⟨
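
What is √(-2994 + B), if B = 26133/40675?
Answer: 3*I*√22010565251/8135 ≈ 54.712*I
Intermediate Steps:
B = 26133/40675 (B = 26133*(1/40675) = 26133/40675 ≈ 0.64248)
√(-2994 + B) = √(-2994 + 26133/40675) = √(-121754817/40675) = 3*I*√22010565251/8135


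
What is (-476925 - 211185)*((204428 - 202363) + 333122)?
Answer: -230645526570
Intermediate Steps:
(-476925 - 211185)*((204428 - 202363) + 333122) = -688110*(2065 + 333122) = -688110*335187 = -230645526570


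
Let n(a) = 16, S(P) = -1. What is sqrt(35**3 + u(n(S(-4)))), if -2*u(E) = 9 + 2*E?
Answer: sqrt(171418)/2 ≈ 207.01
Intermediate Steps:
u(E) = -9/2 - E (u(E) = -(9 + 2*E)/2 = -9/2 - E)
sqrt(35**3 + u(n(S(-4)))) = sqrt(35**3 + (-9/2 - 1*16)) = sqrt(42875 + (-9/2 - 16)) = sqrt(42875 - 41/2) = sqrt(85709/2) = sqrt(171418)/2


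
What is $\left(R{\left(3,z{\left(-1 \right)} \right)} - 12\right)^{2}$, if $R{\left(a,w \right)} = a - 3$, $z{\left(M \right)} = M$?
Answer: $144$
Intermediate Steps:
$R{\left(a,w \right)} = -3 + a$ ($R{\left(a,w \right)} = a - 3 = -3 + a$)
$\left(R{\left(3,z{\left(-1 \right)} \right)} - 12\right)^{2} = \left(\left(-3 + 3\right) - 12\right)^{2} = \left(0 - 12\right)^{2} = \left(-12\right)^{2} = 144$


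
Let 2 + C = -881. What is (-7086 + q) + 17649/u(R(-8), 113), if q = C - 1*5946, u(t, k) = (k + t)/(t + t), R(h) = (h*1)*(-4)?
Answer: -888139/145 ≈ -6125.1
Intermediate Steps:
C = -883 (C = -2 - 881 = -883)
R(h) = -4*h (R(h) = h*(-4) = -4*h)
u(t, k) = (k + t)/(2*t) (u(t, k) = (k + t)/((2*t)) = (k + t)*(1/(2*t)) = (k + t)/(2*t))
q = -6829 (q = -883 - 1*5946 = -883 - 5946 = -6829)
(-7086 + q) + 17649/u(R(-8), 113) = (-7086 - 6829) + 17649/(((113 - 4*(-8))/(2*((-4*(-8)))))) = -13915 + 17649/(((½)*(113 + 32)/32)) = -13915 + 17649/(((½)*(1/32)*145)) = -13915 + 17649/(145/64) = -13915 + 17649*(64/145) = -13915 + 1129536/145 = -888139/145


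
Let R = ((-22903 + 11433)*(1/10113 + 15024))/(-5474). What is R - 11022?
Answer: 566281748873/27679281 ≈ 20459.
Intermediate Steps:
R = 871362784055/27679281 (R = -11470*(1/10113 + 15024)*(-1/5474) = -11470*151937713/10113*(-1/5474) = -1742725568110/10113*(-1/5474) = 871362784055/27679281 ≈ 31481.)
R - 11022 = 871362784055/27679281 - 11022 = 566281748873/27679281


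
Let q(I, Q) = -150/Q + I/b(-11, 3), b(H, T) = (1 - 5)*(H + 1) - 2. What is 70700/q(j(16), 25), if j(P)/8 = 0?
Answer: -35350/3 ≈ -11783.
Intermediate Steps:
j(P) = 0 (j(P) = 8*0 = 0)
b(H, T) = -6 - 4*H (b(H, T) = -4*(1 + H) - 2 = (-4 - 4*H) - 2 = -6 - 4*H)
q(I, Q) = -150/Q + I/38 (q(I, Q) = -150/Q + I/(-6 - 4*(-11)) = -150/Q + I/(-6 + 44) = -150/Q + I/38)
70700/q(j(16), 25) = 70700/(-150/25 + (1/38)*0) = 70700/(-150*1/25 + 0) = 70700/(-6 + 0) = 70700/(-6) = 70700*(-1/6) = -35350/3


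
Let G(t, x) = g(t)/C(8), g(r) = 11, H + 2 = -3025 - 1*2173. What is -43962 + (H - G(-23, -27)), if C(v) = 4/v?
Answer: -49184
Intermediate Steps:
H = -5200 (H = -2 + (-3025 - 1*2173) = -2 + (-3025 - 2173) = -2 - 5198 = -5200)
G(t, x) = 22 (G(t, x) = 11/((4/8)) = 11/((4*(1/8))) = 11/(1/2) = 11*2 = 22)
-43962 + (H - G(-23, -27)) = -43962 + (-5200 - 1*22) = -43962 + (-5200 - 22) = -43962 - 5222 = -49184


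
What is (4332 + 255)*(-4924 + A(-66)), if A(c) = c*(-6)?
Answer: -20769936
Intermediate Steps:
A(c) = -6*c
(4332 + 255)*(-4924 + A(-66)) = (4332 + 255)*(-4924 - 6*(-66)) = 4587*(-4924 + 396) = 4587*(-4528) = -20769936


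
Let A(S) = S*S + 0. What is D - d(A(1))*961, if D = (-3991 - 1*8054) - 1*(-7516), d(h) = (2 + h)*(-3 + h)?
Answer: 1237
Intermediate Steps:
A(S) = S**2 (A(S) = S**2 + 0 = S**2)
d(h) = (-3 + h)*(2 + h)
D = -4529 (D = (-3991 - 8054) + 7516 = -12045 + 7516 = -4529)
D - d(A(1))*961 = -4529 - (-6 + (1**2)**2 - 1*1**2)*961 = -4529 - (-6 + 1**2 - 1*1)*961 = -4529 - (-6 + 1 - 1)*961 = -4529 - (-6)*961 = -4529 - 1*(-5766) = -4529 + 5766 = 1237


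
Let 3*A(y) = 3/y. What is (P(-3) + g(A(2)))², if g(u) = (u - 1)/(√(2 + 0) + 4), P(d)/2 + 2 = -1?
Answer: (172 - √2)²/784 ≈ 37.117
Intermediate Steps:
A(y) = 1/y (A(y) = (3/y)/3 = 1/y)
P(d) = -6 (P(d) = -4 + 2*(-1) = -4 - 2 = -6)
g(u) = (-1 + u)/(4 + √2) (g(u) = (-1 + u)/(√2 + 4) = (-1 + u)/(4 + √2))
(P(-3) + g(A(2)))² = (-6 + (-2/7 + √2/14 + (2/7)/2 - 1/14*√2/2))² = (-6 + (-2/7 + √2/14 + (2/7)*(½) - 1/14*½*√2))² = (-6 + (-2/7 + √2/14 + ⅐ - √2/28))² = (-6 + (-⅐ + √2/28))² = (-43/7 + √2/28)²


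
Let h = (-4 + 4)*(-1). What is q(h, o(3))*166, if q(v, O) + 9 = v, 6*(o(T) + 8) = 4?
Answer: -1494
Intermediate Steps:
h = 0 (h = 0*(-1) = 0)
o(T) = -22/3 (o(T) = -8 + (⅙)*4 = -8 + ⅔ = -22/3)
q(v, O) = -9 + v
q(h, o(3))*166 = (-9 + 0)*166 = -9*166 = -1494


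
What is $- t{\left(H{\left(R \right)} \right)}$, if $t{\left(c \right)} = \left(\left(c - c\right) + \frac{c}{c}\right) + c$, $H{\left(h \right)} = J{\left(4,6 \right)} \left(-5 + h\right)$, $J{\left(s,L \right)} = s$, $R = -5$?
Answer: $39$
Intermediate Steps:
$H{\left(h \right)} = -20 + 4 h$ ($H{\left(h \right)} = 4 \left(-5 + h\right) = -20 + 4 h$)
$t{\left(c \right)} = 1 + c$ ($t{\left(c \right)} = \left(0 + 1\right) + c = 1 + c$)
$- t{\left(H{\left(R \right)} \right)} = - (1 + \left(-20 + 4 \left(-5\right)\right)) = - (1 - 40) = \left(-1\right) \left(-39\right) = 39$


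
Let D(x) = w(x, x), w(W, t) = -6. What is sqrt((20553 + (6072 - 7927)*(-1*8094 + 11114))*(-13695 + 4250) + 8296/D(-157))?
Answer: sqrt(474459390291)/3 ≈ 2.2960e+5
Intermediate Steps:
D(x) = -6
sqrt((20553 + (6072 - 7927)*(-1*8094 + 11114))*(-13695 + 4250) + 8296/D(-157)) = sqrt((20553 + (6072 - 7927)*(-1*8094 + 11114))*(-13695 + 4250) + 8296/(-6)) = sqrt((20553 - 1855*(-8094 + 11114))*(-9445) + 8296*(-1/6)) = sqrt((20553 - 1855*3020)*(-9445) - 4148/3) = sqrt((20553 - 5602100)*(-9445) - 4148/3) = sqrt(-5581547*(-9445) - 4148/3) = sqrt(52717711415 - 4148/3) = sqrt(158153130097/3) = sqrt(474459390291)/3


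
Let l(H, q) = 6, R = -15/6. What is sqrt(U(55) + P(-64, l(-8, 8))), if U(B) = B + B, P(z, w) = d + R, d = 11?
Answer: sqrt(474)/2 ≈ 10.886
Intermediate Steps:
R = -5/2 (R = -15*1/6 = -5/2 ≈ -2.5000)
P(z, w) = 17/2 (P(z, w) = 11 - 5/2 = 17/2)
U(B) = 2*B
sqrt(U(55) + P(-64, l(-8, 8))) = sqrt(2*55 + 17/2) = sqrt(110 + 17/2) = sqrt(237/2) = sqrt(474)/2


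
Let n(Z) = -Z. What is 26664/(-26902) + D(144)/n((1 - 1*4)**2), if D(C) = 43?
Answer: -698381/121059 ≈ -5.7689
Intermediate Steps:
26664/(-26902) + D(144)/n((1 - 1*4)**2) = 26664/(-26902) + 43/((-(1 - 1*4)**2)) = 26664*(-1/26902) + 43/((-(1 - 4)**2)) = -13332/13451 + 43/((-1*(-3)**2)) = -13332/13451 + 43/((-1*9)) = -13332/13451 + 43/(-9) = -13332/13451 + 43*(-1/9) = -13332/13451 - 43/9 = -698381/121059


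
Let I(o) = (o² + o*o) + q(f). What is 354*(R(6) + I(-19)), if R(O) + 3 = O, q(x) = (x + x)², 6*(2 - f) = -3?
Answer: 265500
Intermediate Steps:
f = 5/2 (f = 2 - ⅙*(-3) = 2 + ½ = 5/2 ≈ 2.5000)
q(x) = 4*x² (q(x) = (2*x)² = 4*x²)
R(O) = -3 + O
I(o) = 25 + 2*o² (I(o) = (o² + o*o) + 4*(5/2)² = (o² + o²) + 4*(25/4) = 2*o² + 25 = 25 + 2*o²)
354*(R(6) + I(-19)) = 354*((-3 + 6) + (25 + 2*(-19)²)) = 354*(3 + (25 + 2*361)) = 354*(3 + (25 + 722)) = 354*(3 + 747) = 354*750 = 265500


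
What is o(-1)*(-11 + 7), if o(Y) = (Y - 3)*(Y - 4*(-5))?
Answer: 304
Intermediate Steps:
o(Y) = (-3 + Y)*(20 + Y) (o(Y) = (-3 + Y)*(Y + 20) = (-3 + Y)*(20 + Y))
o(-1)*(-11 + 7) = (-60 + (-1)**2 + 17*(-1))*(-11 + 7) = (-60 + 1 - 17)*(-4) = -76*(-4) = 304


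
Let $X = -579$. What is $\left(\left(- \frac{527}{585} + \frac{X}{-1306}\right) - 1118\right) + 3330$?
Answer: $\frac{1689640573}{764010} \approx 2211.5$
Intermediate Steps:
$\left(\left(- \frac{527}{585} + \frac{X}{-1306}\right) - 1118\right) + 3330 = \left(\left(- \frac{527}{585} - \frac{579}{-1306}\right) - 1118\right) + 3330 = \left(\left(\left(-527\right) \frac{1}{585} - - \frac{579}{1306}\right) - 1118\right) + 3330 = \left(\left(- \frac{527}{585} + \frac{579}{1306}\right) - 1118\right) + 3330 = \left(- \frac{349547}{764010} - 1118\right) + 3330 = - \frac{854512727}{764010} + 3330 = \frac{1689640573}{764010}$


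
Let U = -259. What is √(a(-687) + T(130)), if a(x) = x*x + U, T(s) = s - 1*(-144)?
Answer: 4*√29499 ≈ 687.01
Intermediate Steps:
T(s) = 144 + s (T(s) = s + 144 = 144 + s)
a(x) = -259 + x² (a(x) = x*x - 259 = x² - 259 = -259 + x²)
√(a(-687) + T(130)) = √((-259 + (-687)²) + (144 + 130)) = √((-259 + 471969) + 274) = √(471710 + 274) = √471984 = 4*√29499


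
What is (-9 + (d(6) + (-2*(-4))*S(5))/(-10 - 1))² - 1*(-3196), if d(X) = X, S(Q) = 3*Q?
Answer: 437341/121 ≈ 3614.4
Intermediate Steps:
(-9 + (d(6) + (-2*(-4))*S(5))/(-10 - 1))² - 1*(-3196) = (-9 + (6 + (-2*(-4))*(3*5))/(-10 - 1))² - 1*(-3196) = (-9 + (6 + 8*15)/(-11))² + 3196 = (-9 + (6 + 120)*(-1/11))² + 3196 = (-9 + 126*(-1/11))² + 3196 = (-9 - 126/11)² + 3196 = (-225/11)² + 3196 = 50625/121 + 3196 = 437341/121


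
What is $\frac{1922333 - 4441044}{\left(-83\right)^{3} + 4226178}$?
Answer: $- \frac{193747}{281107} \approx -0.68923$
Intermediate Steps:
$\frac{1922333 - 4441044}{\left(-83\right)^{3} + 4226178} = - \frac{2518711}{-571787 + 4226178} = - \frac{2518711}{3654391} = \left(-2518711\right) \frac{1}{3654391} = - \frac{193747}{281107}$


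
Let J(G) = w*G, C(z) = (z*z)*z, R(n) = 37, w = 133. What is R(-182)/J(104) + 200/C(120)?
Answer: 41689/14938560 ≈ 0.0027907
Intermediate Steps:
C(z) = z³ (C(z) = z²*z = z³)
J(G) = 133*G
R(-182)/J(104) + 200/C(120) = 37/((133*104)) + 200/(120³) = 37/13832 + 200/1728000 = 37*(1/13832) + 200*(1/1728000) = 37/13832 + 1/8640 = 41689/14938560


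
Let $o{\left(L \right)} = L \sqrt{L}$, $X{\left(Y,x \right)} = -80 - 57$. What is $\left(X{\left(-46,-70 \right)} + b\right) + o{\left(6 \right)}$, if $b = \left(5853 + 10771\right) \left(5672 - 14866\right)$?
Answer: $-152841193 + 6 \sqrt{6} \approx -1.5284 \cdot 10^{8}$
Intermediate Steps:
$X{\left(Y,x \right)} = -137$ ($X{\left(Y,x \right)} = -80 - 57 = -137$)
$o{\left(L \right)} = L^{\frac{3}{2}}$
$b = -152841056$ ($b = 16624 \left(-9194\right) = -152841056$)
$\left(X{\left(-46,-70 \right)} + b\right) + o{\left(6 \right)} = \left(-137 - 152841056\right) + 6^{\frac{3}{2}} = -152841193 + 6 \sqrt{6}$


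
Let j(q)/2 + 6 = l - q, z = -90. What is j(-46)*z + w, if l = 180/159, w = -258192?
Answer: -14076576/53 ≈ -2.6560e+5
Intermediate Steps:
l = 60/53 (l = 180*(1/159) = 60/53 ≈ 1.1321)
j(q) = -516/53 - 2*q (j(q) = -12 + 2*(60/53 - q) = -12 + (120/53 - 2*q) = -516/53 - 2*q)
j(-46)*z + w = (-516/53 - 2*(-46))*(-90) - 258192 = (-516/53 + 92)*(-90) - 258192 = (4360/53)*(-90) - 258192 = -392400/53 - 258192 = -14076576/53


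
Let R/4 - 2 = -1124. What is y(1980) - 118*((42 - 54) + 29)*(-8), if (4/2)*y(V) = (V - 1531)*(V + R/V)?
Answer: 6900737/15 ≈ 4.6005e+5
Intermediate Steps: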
⟩
Problem description
Only the lines from the one containing "Answer: -230645526570" through the one containing "Answer: sqrt(171418)/2 ≈ 207.01" are to be retyped, both boundary lines included, with no other material.

Reply to the exercise
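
Answer: -230645526570
Intermediate Steps:
(-476925 - 211185)*((204428 - 202363) + 333122) = -688110*(2065 + 333122) = -688110*335187 = -230645526570


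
Let n(a) = 16, S(P) = -1. What is sqrt(35**3 + u(n(S(-4)))), if -2*u(E) = 9 + 2*E?
Answer: sqrt(171418)/2 ≈ 207.01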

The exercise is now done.